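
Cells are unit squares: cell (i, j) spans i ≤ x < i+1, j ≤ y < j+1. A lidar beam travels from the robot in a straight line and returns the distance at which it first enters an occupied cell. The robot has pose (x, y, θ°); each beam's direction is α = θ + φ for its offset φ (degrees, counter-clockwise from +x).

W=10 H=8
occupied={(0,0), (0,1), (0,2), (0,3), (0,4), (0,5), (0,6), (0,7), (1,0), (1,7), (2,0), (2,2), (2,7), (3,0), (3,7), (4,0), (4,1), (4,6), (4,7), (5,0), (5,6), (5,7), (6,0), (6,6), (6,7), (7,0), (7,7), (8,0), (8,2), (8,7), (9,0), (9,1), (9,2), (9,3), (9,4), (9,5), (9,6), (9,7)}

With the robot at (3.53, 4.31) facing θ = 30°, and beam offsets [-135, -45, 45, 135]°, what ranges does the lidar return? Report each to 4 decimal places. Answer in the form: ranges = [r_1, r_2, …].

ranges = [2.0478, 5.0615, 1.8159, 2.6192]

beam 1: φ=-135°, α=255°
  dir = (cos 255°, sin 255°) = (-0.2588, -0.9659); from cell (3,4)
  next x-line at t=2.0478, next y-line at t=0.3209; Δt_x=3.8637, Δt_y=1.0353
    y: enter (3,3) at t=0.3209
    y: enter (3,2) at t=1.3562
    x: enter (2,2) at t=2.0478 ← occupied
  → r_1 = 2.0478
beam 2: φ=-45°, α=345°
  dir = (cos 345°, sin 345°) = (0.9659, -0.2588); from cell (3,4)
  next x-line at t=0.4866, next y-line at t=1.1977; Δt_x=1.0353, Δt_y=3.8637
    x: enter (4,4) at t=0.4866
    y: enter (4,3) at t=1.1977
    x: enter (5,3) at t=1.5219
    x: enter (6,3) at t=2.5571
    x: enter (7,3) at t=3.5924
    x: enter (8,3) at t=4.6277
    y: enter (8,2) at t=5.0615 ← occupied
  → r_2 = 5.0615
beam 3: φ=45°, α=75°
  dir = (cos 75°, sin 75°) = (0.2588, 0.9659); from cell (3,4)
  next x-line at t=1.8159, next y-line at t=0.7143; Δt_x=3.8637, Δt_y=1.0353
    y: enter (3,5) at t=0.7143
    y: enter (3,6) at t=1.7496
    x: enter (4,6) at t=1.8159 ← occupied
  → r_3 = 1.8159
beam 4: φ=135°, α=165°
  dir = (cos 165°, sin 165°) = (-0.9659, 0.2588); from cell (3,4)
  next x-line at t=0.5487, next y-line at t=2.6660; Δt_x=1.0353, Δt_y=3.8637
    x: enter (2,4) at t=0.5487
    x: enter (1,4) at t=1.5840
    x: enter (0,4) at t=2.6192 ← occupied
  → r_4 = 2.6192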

(Problem)
Output the listing above in full. Every line must match.

(Finished exercise)
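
Cells are unit squares: cell (i, j) spans i ≤ x < i+1, j ≤ y < j+1. A lidar beam travels from the robot in a straight line and returns the distance at which it first enters an occupied cell. The robot has pose (x, y, θ°); each beam's direction is α = θ + φ for its offset φ (degrees, counter-clockwise from +x).

W=10 H=8
occupied={(0,0), (0,1), (0,2), (0,3), (0,4), (0,5), (0,6), (0,7), (1,0), (1,7), (2,0), (2,2), (2,7), (3,0), (3,7), (4,0), (4,1), (4,6), (4,7), (5,0), (5,6), (5,7), (6,0), (6,6), (6,7), (7,0), (7,7), (8,0), (8,2), (8,7), (9,0), (9,1), (9,2), (9,3), (9,4), (9,5), (9,6), (9,7)}

With the robot at (3.53, 4.31) facing θ = 30°, and beam offsets [-135, -45, 45, 135]°, what ranges does the lidar return? Report each to 4 decimal places. Answer in the form: ranges = [r_1, r_2, …].

ranges = [2.0478, 5.0615, 1.8159, 2.6192]

beam 1: φ=-135°, α=255°
  dir = (cos 255°, sin 255°) = (-0.2588, -0.9659); from cell (3,4)
  next x-line at t=2.0478, next y-line at t=0.3209; Δt_x=3.8637, Δt_y=1.0353
    y: enter (3,3) at t=0.3209
    y: enter (3,2) at t=1.3562
    x: enter (2,2) at t=2.0478 ← occupied
  → r_1 = 2.0478
beam 2: φ=-45°, α=345°
  dir = (cos 345°, sin 345°) = (0.9659, -0.2588); from cell (3,4)
  next x-line at t=0.4866, next y-line at t=1.1977; Δt_x=1.0353, Δt_y=3.8637
    x: enter (4,4) at t=0.4866
    y: enter (4,3) at t=1.1977
    x: enter (5,3) at t=1.5219
    x: enter (6,3) at t=2.5571
    x: enter (7,3) at t=3.5924
    x: enter (8,3) at t=4.6277
    y: enter (8,2) at t=5.0615 ← occupied
  → r_2 = 5.0615
beam 3: φ=45°, α=75°
  dir = (cos 75°, sin 75°) = (0.2588, 0.9659); from cell (3,4)
  next x-line at t=1.8159, next y-line at t=0.7143; Δt_x=3.8637, Δt_y=1.0353
    y: enter (3,5) at t=0.7143
    y: enter (3,6) at t=1.7496
    x: enter (4,6) at t=1.8159 ← occupied
  → r_3 = 1.8159
beam 4: φ=135°, α=165°
  dir = (cos 165°, sin 165°) = (-0.9659, 0.2588); from cell (3,4)
  next x-line at t=0.5487, next y-line at t=2.6660; Δt_x=1.0353, Δt_y=3.8637
    x: enter (2,4) at t=0.5487
    x: enter (1,4) at t=1.5840
    x: enter (0,4) at t=2.6192 ← occupied
  → r_4 = 2.6192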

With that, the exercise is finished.